PROBLEM =>
With the first line below as the start and the line containing "tvec = (0.3585, -0.0523, 1.0225)" as the end, copy every line between them exactly, ends included.
RECORDS PROVIDED below:
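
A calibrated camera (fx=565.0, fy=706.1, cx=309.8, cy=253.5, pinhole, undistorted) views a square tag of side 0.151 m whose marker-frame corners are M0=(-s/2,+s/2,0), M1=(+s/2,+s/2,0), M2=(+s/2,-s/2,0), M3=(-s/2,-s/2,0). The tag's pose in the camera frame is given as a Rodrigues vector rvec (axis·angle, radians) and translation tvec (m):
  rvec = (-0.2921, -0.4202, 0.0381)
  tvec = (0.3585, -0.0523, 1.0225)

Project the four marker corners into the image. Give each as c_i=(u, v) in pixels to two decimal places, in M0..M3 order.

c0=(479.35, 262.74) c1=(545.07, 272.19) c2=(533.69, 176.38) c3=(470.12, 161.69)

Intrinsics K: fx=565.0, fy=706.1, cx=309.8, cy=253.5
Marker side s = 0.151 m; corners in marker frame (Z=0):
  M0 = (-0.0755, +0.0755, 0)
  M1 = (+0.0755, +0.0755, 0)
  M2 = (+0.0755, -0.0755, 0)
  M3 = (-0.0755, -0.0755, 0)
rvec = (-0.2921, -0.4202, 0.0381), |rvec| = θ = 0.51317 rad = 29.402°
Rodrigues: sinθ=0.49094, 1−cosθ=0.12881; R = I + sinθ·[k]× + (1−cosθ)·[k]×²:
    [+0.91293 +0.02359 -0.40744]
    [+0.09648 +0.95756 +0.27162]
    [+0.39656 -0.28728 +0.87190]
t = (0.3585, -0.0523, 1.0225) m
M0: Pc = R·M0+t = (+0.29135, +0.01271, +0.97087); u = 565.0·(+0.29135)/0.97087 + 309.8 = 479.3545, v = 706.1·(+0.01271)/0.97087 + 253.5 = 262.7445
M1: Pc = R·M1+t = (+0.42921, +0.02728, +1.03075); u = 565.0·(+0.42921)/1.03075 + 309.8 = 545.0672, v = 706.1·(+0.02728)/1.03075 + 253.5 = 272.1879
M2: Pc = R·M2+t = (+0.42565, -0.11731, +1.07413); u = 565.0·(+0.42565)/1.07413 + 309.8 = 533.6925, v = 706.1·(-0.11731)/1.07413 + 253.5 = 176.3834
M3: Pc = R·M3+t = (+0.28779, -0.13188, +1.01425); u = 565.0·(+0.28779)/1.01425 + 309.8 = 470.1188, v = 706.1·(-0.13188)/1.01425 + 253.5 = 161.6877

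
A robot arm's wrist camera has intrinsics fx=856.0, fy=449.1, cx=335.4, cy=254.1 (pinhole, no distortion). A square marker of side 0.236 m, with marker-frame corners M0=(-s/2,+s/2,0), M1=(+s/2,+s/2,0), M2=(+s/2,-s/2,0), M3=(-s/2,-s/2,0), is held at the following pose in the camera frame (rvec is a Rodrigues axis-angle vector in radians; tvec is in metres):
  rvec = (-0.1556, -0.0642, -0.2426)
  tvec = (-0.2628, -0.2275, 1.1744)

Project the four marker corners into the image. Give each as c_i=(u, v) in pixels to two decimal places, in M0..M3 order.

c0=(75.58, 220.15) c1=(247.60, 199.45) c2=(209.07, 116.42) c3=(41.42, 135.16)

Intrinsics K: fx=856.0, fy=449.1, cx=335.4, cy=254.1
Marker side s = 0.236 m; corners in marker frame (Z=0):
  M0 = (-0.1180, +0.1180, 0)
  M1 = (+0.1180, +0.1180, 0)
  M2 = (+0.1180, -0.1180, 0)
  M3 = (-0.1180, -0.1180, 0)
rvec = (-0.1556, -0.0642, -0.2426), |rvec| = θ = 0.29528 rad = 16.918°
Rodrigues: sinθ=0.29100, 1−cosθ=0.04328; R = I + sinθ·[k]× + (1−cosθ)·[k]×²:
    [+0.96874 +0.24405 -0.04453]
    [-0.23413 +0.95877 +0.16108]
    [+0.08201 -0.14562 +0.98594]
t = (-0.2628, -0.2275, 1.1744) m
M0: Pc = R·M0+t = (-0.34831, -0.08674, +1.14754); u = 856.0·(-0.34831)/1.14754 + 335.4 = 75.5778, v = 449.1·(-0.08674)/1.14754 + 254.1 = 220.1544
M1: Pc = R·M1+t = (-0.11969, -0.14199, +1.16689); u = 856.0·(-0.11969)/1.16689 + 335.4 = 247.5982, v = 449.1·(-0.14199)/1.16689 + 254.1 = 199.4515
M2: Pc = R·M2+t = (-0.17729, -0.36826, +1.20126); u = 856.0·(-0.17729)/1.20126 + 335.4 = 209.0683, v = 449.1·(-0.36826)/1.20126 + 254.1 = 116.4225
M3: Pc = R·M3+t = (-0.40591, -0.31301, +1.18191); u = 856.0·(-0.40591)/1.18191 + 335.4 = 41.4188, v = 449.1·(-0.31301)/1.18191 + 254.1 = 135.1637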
End of RECORDS PROVIDED.
ANSWER AREA =>
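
A calibrated camera (fx=565.0, fy=706.1, cx=309.8, cy=253.5, pinhole, undistorted) views a square tag of side 0.151 m whose marker-frame corners are M0=(-s/2,+s/2,0), M1=(+s/2,+s/2,0), M2=(+s/2,-s/2,0), M3=(-s/2,-s/2,0). The tag's pose in the camera frame is given as a Rodrigues vector rvec (axis·angle, radians) and translation tvec (m):
  rvec = (-0.2921, -0.4202, 0.0381)
  tvec = (0.3585, -0.0523, 1.0225)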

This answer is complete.